## [Record extracts]

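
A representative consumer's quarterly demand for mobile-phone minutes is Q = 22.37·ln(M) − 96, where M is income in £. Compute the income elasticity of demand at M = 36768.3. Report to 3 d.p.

0.161

At M = 36768.3: Q = 139.162.
dQ/dM = 22.37/M = 0.000608405 at this income.
η = (dQ/dM)·(M/Q) = 0.000608405 × (36768.3/139.162) = 0.161.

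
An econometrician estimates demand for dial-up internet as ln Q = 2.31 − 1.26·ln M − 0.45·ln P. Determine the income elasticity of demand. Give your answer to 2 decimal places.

-1.26

In a log-linear demand, the coefficient on ln M is the income elasticity.
So η = -1.26.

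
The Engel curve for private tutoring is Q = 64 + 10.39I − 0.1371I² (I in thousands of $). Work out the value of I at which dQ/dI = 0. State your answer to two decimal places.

dQ/dI = 10.39 − 0.2742I.
The good is inferior where dQ/dI < 0. Setting dQ/dI = 0 gives I = 10.39 / 0.2742 = 37.89.

37.89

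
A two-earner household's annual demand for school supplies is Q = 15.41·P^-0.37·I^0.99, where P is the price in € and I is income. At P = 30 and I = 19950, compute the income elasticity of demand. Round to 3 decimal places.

0.990

For a multiplicative demand Q = A·P^α·I^β, the income elasticity is β everywhere.
Here β = 0.99, so η = 0.990.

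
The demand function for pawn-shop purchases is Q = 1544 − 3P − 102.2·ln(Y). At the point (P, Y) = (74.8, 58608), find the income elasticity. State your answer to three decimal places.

-0.517

At P = 74.8, Y = 58608: Q = 197.584.
Holding P constant, ∂Q/∂Y = -102.2/Y = -0.00174379.
η_Y = (∂Q/∂Y)·(Y/Q) = -0.00174379 × (58608/197.584) = -0.517.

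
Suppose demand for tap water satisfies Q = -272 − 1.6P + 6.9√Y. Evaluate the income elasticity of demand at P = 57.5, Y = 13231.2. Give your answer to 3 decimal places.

At P = 57.5, Y = 13231.2: Q = 429.686.
Holding P constant, ∂Q/∂Y = 6.9/(2√Y) = 0.029993.
η_Y = (∂Q/∂Y)·(Y/Q) = 0.029993 × (13231.2/429.686) = 0.924.

0.924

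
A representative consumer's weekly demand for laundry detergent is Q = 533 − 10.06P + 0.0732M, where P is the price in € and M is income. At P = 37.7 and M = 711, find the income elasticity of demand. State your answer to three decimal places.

0.253

At P = 37.7, M = 711: Q = 205.783.
Holding P constant, ∂Q/∂M = 0.0732.
η_M = (∂Q/∂M)·(M/Q) = 0.0732 × (711/205.783) = 0.253.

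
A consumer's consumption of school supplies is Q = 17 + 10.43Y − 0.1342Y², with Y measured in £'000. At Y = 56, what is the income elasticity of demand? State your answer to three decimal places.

At Y = 56: Q = 180.2288.
dQ/dY = 10.43 − 0.2684Y = -4.60040.
η = (dQ/dY)·(Y/Q) = -4.60040 × (56/180.2288) = -1.429.

-1.429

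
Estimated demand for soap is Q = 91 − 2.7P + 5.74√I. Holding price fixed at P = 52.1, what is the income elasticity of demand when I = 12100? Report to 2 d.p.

At P = 52.1, I = 12100: Q = 581.730.
Holding P constant, ∂Q/∂I = 5.74/(2√I) = 0.0260909.
η_I = (∂Q/∂I)·(I/Q) = 0.0260909 × (12100/581.730) = 0.54.

0.54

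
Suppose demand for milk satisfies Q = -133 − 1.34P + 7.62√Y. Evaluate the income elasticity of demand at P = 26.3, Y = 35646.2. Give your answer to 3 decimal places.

At P = 26.3, Y = 35646.2: Q = 1270.429.
Holding P constant, ∂Q/∂Y = 7.62/(2√Y) = 0.0201799.
η_Y = (∂Q/∂Y)·(Y/Q) = 0.0201799 × (35646.2/1270.429) = 0.566.

0.566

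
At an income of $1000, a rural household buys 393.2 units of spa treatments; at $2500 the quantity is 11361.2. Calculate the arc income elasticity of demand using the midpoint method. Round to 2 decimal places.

ΔQ = 11361.2 − 393.2 = 10968; midpoint Q̄ = (393.2 + 11361.2)/2 = 5877.2.
ΔI = 2500 − 1000 = 1500; midpoint Ī = (1000 + 2500)/2 = 1750.
η = (ΔQ/Q̄) ÷ (ΔI/Ī) = (10968/5877.2) ÷ (1500/1750) = 2.18.

2.18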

## [Work required]
All records must be repeated exactly, with none skipped.

## [Answer to this problem]
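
A representative consumer's quarterly demand for mobile-phone minutes is Q = 22.37·ln(M) − 96, where M is income in £. Compute the income elasticity of demand at M = 36768.3. Report to 3 d.p.

0.161

At M = 36768.3: Q = 139.162.
dQ/dM = 22.37/M = 0.000608405 at this income.
η = (dQ/dM)·(M/Q) = 0.000608405 × (36768.3/139.162) = 0.161.

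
An econometrician estimates demand for dial-up internet as ln Q = 2.31 − 1.26·ln M − 0.45·ln P. Determine the income elasticity of demand. Give your answer to 2 decimal places.

-1.26

In a log-linear demand, the coefficient on ln M is the income elasticity.
So η = -1.26.

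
The Engel curve for private tutoring is Q = 64 + 10.39I − 0.1371I² (I in thousands of $). Work out the value of I at which dQ/dI = 0. State your answer to two decimal places.

dQ/dI = 10.39 − 0.2742I.
The good is inferior where dQ/dI < 0. Setting dQ/dI = 0 gives I = 10.39 / 0.2742 = 37.89.

37.89

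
A two-earner household's annual demand for school supplies is Q = 15.41·P^-0.37·I^0.99, where P is the price in € and I is income. At P = 30 and I = 19950, compute the income elasticity of demand. Round to 3 decimal places.

0.990

For a multiplicative demand Q = A·P^α·I^β, the income elasticity is β everywhere.
Here β = 0.99, so η = 0.990.

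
The demand function for pawn-shop purchases is Q = 1544 − 3P − 102.2·ln(Y). At the point (P, Y) = (74.8, 58608), find the income elasticity. State your answer to three decimal places.

-0.517

At P = 74.8, Y = 58608: Q = 197.584.
Holding P constant, ∂Q/∂Y = -102.2/Y = -0.00174379.
η_Y = (∂Q/∂Y)·(Y/Q) = -0.00174379 × (58608/197.584) = -0.517.

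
Suppose demand for tap water satisfies Q = -272 − 1.6P + 6.9√Y. Evaluate the income elasticity of demand at P = 57.5, Y = 13231.2. Give your answer to 3 decimal places.

At P = 57.5, Y = 13231.2: Q = 429.686.
Holding P constant, ∂Q/∂Y = 6.9/(2√Y) = 0.029993.
η_Y = (∂Q/∂Y)·(Y/Q) = 0.029993 × (13231.2/429.686) = 0.924.

0.924

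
A representative consumer's weekly demand for laundry detergent is Q = 533 − 10.06P + 0.0732M, where P is the price in € and M is income. At P = 37.7 and M = 711, find the income elasticity of demand. State your answer to three decimal places.

0.253

At P = 37.7, M = 711: Q = 205.783.
Holding P constant, ∂Q/∂M = 0.0732.
η_M = (∂Q/∂M)·(M/Q) = 0.0732 × (711/205.783) = 0.253.

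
A consumer's consumption of school supplies is Q = 17 + 10.43Y − 0.1342Y², with Y measured in £'000. At Y = 56, what is the income elasticity of demand? State your answer to three decimal places.

At Y = 56: Q = 180.2288.
dQ/dY = 10.43 − 0.2684Y = -4.60040.
η = (dQ/dY)·(Y/Q) = -4.60040 × (56/180.2288) = -1.429.

-1.429

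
Estimated demand for soap is Q = 91 − 2.7P + 5.74√I. Holding price fixed at P = 52.1, what is the income elasticity of demand when I = 12100? Report to 2 d.p.

At P = 52.1, I = 12100: Q = 581.730.
Holding P constant, ∂Q/∂I = 5.74/(2√I) = 0.0260909.
η_I = (∂Q/∂I)·(I/Q) = 0.0260909 × (12100/581.730) = 0.54.

0.54

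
Suppose demand for milk satisfies Q = -133 − 1.34P + 7.62√Y. Evaluate the income elasticity of demand at P = 26.3, Y = 35646.2. Give your answer to 3 decimal places.

At P = 26.3, Y = 35646.2: Q = 1270.429.
Holding P constant, ∂Q/∂Y = 7.62/(2√Y) = 0.0201799.
η_Y = (∂Q/∂Y)·(Y/Q) = 0.0201799 × (35646.2/1270.429) = 0.566.

0.566

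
At an income of $1000, a rural household buys 393.2 units of spa treatments; at $2500 the quantity is 11361.2. Calculate the arc income elasticity of demand using the midpoint method. Round to 2 decimal places.

ΔQ = 11361.2 − 393.2 = 10968; midpoint Q̄ = (393.2 + 11361.2)/2 = 5877.2.
ΔI = 2500 − 1000 = 1500; midpoint Ī = (1000 + 2500)/2 = 1750.
η = (ΔQ/Q̄) ÷ (ΔI/Ī) = (10968/5877.2) ÷ (1500/1750) = 2.18.

2.18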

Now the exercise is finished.